Records for processing –

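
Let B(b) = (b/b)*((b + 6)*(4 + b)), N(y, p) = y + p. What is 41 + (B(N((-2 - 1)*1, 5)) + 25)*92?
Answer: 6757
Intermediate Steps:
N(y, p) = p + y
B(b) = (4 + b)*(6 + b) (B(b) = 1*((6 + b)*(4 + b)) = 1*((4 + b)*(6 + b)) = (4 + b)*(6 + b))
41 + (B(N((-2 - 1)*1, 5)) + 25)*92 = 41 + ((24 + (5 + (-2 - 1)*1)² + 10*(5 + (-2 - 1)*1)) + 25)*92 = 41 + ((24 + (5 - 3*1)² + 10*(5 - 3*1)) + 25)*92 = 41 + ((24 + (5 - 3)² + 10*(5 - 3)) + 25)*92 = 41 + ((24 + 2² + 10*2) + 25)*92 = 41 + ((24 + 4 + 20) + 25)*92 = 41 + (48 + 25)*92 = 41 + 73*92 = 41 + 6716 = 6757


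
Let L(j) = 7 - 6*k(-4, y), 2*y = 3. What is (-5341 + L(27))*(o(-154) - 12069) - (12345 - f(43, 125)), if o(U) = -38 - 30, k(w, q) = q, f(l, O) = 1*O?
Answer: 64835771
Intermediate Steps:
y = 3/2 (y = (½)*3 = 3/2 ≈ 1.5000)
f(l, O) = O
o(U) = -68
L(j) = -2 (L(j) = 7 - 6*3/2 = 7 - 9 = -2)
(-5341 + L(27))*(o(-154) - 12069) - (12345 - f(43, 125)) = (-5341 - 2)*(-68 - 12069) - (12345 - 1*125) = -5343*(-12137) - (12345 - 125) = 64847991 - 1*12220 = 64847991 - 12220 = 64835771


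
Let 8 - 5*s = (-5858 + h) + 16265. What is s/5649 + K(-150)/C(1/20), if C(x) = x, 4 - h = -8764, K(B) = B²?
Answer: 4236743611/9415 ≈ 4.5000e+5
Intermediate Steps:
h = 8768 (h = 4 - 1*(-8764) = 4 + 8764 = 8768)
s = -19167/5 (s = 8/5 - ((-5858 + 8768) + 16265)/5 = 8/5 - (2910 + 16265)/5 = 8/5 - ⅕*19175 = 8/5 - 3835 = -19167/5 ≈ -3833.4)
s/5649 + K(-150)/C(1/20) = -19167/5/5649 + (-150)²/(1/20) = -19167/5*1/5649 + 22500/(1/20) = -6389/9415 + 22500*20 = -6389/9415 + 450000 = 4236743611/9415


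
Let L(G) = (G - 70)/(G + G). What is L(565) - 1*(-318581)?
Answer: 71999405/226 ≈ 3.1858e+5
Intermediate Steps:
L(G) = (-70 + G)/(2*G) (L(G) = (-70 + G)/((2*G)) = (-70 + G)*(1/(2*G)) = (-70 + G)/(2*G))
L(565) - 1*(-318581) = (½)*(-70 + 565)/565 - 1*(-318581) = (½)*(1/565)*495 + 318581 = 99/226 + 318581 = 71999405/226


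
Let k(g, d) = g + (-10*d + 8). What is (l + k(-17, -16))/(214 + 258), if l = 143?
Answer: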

---

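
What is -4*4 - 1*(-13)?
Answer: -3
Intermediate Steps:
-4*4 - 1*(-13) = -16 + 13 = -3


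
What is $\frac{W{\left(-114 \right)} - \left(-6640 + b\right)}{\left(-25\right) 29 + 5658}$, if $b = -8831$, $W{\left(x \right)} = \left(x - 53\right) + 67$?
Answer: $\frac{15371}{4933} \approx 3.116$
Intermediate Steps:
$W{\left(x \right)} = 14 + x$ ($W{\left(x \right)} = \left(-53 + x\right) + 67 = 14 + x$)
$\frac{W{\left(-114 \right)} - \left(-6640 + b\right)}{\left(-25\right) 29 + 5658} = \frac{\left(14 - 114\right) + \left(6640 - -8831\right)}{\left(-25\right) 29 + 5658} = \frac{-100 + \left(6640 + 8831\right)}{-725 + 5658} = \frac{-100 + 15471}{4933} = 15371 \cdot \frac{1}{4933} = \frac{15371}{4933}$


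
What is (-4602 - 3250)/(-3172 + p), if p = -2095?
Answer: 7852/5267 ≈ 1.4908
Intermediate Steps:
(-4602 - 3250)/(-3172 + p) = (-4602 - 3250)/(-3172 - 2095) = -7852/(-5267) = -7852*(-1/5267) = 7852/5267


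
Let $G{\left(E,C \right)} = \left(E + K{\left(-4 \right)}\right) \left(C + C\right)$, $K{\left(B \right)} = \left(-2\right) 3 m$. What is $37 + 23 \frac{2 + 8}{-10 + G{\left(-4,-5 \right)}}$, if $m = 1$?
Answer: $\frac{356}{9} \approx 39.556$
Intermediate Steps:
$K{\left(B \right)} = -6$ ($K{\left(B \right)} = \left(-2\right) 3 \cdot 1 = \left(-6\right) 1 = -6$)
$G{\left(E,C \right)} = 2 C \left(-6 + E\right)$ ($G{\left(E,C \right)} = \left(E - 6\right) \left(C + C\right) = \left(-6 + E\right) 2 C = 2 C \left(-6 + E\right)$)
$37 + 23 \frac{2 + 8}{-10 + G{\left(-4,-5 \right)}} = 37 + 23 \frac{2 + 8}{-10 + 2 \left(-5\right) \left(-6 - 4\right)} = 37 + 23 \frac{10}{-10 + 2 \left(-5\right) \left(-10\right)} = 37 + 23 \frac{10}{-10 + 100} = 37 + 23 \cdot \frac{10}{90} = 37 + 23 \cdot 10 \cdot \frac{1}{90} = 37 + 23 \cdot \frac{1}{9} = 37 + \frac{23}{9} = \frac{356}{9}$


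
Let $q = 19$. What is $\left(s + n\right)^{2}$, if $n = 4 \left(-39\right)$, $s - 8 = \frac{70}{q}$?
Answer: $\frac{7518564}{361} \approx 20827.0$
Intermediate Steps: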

* * *

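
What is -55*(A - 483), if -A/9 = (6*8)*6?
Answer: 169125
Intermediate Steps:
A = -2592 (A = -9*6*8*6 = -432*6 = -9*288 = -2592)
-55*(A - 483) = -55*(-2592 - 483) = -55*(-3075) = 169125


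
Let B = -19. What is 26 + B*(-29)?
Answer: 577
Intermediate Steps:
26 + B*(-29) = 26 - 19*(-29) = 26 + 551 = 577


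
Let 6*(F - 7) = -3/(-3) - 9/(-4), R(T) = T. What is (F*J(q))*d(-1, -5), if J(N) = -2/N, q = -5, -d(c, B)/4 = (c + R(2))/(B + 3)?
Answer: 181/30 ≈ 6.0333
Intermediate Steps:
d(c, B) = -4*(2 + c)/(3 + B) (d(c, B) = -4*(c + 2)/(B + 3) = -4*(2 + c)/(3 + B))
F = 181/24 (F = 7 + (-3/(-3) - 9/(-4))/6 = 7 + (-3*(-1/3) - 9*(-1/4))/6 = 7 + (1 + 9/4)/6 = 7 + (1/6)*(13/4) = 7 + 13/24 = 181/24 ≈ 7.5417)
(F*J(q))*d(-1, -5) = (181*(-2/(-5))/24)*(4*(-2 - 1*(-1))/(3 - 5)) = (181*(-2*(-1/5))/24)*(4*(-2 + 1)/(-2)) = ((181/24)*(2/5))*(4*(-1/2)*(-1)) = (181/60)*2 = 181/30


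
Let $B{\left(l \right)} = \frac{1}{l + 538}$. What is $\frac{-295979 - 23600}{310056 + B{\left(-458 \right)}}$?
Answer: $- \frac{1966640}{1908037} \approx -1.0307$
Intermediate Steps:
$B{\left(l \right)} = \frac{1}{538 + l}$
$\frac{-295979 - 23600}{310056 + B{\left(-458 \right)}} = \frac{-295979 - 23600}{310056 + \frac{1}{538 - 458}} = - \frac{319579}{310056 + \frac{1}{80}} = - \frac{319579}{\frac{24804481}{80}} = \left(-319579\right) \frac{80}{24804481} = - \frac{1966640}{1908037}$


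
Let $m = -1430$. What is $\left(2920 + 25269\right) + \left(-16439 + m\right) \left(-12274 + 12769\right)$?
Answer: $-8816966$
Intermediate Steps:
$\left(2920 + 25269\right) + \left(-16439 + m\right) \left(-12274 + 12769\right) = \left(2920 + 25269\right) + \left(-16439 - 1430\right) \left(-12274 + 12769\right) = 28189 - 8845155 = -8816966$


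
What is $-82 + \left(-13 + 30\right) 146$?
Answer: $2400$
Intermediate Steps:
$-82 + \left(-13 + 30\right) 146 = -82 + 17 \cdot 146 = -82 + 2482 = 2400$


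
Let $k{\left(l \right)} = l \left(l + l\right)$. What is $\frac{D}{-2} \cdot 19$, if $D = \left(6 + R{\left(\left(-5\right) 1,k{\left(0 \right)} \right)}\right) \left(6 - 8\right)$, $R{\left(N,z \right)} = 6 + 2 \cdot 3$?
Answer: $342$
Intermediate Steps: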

Work instructions – Within the listing above, locate the line containing "Let B(b) = (b/b)*((b" and the line containing "Answer: 4236743611/9415 ≈ 4.5000e+5". Reproduce those two lines and all lines between them exactly, with nothing added.

Task result –
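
Let B(b) = (b/b)*((b + 6)*(4 + b)), N(y, p) = y + p. What is 41 + (B(N((-2 - 1)*1, 5)) + 25)*92?
Answer: 6757
Intermediate Steps:
N(y, p) = p + y
B(b) = (4 + b)*(6 + b) (B(b) = 1*((6 + b)*(4 + b)) = 1*((4 + b)*(6 + b)) = (4 + b)*(6 + b))
41 + (B(N((-2 - 1)*1, 5)) + 25)*92 = 41 + ((24 + (5 + (-2 - 1)*1)² + 10*(5 + (-2 - 1)*1)) + 25)*92 = 41 + ((24 + (5 - 3*1)² + 10*(5 - 3*1)) + 25)*92 = 41 + ((24 + (5 - 3)² + 10*(5 - 3)) + 25)*92 = 41 + ((24 + 2² + 10*2) + 25)*92 = 41 + ((24 + 4 + 20) + 25)*92 = 41 + (48 + 25)*92 = 41 + 73*92 = 41 + 6716 = 6757


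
Let L(j) = 7 - 6*k(-4, y), 2*y = 3. What is (-5341 + L(27))*(o(-154) - 12069) - (12345 - f(43, 125)), if o(U) = -38 - 30, k(w, q) = q, f(l, O) = 1*O?
Answer: 64835771
Intermediate Steps:
y = 3/2 (y = (½)*3 = 3/2 ≈ 1.5000)
f(l, O) = O
o(U) = -68
L(j) = -2 (L(j) = 7 - 6*3/2 = 7 - 9 = -2)
(-5341 + L(27))*(o(-154) - 12069) - (12345 - f(43, 125)) = (-5341 - 2)*(-68 - 12069) - (12345 - 1*125) = -5343*(-12137) - (12345 - 125) = 64847991 - 1*12220 = 64847991 - 12220 = 64835771


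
Let 8 - 5*s = (-5858 + h) + 16265. What is s/5649 + K(-150)/C(1/20), if C(x) = x, 4 - h = -8764, K(B) = B²?
Answer: 4236743611/9415 ≈ 4.5000e+5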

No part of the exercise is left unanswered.